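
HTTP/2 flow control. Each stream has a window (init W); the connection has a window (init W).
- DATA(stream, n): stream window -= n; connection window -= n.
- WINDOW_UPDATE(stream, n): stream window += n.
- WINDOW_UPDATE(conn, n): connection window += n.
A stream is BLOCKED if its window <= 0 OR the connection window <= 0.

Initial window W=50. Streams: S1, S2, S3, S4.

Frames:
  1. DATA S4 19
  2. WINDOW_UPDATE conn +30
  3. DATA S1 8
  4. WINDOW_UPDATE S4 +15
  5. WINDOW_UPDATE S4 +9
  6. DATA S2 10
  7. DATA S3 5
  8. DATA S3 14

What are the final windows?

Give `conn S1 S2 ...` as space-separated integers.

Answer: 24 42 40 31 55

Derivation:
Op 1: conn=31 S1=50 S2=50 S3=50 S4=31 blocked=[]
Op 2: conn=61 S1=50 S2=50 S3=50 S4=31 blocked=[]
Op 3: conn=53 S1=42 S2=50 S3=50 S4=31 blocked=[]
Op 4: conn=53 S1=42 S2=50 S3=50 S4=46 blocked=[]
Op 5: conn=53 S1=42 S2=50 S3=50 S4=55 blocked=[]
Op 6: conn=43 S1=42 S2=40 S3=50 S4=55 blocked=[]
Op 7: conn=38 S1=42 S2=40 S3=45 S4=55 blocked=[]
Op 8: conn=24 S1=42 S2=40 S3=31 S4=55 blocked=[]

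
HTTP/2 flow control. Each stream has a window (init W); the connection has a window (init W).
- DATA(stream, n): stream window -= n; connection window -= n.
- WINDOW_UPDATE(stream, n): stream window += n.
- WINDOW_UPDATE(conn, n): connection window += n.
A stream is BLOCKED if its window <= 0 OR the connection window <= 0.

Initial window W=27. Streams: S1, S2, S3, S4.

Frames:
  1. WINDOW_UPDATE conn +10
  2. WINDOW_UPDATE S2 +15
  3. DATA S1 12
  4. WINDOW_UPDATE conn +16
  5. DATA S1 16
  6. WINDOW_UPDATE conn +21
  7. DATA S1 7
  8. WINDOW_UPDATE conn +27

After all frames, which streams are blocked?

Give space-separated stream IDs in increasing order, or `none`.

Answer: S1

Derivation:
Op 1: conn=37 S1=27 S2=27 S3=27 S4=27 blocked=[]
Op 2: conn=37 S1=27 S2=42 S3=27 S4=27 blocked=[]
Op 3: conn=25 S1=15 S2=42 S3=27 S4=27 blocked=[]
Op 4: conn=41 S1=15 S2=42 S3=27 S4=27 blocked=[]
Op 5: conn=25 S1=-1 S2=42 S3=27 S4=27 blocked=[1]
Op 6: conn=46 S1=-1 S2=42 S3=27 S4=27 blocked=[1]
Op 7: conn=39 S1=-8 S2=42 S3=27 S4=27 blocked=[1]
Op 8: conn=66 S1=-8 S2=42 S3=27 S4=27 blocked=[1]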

---

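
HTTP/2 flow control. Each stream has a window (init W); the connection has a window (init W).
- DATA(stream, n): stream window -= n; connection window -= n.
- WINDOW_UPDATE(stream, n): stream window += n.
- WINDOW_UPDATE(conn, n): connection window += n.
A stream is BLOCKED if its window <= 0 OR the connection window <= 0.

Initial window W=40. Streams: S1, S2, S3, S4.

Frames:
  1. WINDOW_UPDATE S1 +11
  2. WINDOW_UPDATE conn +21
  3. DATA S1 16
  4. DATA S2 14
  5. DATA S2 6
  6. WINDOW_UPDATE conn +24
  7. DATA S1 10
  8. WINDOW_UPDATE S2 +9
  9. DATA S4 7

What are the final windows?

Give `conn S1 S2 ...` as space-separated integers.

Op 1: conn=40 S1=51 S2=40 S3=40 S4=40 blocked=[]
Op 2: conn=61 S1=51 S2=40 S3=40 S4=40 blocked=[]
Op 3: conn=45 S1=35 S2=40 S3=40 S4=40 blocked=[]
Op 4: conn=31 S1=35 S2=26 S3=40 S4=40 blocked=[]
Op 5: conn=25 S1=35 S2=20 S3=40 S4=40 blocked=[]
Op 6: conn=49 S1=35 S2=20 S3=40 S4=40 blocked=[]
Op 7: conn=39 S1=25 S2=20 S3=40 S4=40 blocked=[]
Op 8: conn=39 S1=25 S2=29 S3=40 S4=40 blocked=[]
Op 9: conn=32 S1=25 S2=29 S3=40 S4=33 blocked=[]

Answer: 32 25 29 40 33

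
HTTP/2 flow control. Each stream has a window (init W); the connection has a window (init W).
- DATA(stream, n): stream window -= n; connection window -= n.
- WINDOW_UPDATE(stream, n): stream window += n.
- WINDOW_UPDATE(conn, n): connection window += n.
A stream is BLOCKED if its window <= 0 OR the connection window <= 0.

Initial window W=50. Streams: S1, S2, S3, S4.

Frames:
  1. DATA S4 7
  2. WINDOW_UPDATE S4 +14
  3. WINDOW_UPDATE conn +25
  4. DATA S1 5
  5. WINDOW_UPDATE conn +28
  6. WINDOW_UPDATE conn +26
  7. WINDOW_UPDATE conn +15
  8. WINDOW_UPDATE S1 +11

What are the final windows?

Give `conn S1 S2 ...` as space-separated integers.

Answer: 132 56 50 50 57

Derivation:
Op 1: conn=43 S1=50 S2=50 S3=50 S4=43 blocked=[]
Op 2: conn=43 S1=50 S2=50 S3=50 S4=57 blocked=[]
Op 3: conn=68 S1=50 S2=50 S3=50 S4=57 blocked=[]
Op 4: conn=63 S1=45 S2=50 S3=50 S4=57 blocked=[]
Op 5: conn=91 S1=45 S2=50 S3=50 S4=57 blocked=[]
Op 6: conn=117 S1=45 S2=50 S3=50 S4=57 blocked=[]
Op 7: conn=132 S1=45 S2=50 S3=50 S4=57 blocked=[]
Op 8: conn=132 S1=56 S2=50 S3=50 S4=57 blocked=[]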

...

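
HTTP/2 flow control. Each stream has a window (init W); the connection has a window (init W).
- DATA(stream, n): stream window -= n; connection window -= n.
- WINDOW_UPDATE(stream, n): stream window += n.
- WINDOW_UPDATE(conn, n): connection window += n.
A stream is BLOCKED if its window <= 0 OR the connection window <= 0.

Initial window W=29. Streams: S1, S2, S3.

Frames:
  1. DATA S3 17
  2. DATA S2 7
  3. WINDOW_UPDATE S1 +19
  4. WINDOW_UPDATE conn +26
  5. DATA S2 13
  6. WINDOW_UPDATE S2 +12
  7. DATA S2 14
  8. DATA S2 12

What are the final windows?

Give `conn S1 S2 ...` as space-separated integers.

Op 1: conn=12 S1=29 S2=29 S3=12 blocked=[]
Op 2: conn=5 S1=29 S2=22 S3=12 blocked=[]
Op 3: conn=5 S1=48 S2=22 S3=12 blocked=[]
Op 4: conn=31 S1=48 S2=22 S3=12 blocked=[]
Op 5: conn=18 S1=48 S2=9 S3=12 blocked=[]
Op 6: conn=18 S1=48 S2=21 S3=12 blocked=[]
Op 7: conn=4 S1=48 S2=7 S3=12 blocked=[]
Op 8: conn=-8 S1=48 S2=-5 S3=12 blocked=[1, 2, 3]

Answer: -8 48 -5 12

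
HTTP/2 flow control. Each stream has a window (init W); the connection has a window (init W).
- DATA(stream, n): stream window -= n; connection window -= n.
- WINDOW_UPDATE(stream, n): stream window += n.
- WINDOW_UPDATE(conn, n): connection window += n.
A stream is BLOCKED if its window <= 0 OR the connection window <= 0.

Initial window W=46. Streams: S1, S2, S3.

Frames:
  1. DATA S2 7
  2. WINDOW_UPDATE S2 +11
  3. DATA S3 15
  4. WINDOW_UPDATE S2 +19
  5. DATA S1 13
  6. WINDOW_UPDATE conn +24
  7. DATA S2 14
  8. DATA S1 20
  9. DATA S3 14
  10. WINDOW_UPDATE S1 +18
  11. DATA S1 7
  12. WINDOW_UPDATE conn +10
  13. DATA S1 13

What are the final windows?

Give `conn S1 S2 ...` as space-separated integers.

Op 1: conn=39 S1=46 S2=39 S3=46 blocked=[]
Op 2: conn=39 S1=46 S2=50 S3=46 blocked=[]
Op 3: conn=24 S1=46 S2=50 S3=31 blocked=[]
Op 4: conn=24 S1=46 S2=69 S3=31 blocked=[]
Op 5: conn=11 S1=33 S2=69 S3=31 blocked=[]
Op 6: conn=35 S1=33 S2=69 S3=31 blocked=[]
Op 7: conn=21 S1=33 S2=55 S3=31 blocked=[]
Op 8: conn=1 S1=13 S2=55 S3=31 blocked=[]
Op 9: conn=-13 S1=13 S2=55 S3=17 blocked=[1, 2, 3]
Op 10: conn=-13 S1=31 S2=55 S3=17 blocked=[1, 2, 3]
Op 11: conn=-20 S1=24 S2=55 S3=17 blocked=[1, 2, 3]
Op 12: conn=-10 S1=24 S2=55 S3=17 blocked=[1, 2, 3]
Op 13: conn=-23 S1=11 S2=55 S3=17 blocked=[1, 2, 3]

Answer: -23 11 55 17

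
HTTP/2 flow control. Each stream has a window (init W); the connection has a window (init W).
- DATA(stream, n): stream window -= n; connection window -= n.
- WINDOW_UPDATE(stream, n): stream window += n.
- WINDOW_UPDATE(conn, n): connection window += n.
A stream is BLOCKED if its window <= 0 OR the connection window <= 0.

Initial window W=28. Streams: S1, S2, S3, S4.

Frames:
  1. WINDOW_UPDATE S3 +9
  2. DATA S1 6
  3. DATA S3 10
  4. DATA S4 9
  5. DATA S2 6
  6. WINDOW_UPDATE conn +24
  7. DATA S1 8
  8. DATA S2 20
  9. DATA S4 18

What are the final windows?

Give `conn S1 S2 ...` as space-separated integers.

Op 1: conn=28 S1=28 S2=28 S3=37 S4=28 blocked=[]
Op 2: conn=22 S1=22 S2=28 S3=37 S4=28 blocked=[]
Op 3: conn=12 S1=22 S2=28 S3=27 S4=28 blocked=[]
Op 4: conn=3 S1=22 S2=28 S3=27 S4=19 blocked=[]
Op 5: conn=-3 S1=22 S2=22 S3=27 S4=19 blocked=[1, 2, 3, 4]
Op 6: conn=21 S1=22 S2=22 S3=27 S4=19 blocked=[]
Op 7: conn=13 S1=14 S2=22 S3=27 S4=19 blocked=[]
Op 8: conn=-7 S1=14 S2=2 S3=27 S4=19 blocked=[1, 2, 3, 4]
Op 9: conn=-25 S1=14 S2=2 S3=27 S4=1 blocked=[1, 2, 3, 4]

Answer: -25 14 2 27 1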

▸ **What is expected**:
All lines in the records that contain "Initial" are to be copied and returned.

▸ **Task result**:
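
Initial window W=50. Streams: S1, S2, S3, S4.
Initial window W=27. Streams: S1, S2, S3, S4.
Initial window W=40. Streams: S1, S2, S3, S4.
Initial window W=50. Streams: S1, S2, S3, S4.
Initial window W=29. Streams: S1, S2, S3.
Initial window W=46. Streams: S1, S2, S3.
Initial window W=28. Streams: S1, S2, S3, S4.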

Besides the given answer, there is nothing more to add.